[DATASET RECORDS Boundary: Start]
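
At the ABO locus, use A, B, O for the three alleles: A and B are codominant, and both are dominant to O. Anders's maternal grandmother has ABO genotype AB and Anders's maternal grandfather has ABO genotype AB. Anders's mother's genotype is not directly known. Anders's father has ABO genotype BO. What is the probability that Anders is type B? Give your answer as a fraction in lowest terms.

1/2

Anders's mother's ABO genotype from AB × AB: 1/4 AA, 1/2 AB, 1/4 BB.
Crossing each possibility with the father BO and summing P(type B): 1/4·0 + 1/2·1/2 + 1/4·1 = 1/2.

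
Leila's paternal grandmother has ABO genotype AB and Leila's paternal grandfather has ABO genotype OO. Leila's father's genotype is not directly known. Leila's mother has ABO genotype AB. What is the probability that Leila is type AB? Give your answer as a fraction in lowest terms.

1/4

Leila's father's ABO genotype from AB × OO: 1/2 AO, 1/2 BO.
Crossing each possibility with the mother AB and summing P(type AB): 1/2·1/4 + 1/2·1/4 = 1/4.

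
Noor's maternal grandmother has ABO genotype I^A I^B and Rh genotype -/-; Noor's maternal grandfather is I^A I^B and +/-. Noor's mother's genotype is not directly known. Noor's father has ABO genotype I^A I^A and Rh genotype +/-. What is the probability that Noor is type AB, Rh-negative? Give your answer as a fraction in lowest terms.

Noor's mother's ABO genotype from I^A I^B × I^A I^B: 1/4 I^A I^A, 1/2 I^A I^B, 1/4 I^B I^B.
Crossing each possibility with the father I^A I^A and summing P(type AB): 1/4·0 + 1/2·1/2 + 1/4·1 = 1/2.
Similarly for Rh via the mother's Rh distribution: P(Rh-) = 3/8.
Independent loci: 1/2 × 3/8 = 3/16.

3/16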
[DATASET RECORDS Boundary: End]
▶ [TASK PROMPT]: Word for word, copy all of the listing above.

▶ [RESPONSE TO THE EXERCISE]:
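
At the ABO locus, use A, B, O for the three alleles: A and B are codominant, and both are dominant to O. Anders's maternal grandmother has ABO genotype AB and Anders's maternal grandfather has ABO genotype AB. Anders's mother's genotype is not directly known. Anders's father has ABO genotype BO. What is the probability that Anders is type B? Give your answer as a fraction in lowest terms.

1/2

Anders's mother's ABO genotype from AB × AB: 1/4 AA, 1/2 AB, 1/4 BB.
Crossing each possibility with the father BO and summing P(type B): 1/4·0 + 1/2·1/2 + 1/4·1 = 1/2.

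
Leila's paternal grandmother has ABO genotype AB and Leila's paternal grandfather has ABO genotype OO. Leila's father's genotype is not directly known. Leila's mother has ABO genotype AB. What is the probability that Leila is type AB? Give your answer as a fraction in lowest terms.

1/4

Leila's father's ABO genotype from AB × OO: 1/2 AO, 1/2 BO.
Crossing each possibility with the mother AB and summing P(type AB): 1/2·1/4 + 1/2·1/4 = 1/4.

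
Noor's maternal grandmother has ABO genotype I^A I^B and Rh genotype -/-; Noor's maternal grandfather is I^A I^B and +/-. Noor's mother's genotype is not directly known. Noor's father has ABO genotype I^A I^A and Rh genotype +/-. What is the probability that Noor is type AB, Rh-negative? Give your answer as a fraction in lowest terms.

Noor's mother's ABO genotype from I^A I^B × I^A I^B: 1/4 I^A I^A, 1/2 I^A I^B, 1/4 I^B I^B.
Crossing each possibility with the father I^A I^A and summing P(type AB): 1/4·0 + 1/2·1/2 + 1/4·1 = 1/2.
Similarly for Rh via the mother's Rh distribution: P(Rh-) = 3/8.
Independent loci: 1/2 × 3/8 = 3/16.

3/16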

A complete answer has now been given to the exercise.